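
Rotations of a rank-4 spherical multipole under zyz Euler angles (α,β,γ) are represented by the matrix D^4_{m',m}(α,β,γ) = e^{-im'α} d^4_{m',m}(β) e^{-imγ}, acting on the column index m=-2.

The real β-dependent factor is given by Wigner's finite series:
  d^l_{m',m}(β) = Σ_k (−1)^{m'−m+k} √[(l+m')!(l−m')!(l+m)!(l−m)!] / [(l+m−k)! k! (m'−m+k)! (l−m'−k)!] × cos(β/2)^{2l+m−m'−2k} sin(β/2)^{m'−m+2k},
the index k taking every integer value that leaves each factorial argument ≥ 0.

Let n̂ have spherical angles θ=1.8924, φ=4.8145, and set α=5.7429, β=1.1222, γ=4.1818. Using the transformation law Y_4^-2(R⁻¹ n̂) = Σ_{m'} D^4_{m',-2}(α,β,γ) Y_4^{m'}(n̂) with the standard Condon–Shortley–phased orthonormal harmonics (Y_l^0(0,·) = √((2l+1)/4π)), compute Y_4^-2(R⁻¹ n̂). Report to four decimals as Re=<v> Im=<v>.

Re=0.0029 Im=0.0033

Need the full column D^4_{m',-2} for m'=−4..4 at α=5.7429, β=1.1222, γ=4.1818.
cos(β/2)=0.846670, sin(β/2)=0.532118
d^4_{-4,-2}: single k=2 term ⇒ +0.551926;  D = +0.550128-0.044507i
d^4_{-3,-2}: k∈[1..2] ⇒ +0.620972 -0.735835 = -0.114863;  D = -0.102946-0.050948i
d^4_{-2,-2}: k∈[0..2] ⇒ +0.264067 -1.251650 +0.617988 = -0.369595;  D = -0.199741-0.310972i
d^4_{-1,-2}: k∈[0..2] ⇒ -0.704116 +1.390597 -0.366182 = +0.320299;  D = +0.009821+0.320148i
d^4_{0,-2}: k∈[0..2] ⇒ +0.989516 -1.042266 +0.154382 = +0.101632;  D = -0.049581+0.088718i
d^4_{1,-2}: k∈[0..2] ⇒ -0.927065 +0.549273 -0.043392 = -0.421183;  D = +0.365324-0.209604i
d^4_{2,-2}: k∈[0..2] ⇒ +0.617988 -0.195280 +0.006428 = +0.429136;  D = -0.429055-0.008322i
d^4_{3,-2}: k∈[0..1] ⇒ -0.290648 +0.038268 = -0.252380;  D = +0.213874+0.133992i
d^4_{4,-2}: single k=0 term ⇒ +0.086110;  D = -0.039062-0.076741i
Y_4^{m'}(θ=1.8924,φ=4.8145) and Σ D·Y over m':
  (+0.5501-0.0445i)·(+0.3290-0.1424i)  (-0.1029-0.0509i)·(+0.1019+0.3221i)  (-0.1997-0.3110i)·(+0.0886-0.0184i)  (+0.0098+0.3201i)·(+0.0333+0.3247i)  (-0.0496+0.0887i)·(+0.0372+0.0000i)  (+0.3653-0.2096i)·(-0.0333+0.3247i)  (-0.4291-0.0083i)·(+0.0886+0.0184i)  (+0.2139+0.1340i)·(-0.1019+0.3221i)  (-0.0391-0.0767i)·(+0.3290+0.1424i)
Y_4^-2(R⁻¹ n̂) = +0.002861+0.003321i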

Exercise brief => Which lines above include "index"? Show each of them by copying it.

Answer to the problem =>
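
Rotations of a rank-4 spherical multipole under zyz Euler angles (α,β,γ) are represented by the matrix D^4_{m',m}(α,β,γ) = e^{-im'α} d^4_{m',m}(β) e^{-imγ}, acting on the column index m=-2.
the index k taking every integer value that leaves each factorial argument ≥ 0.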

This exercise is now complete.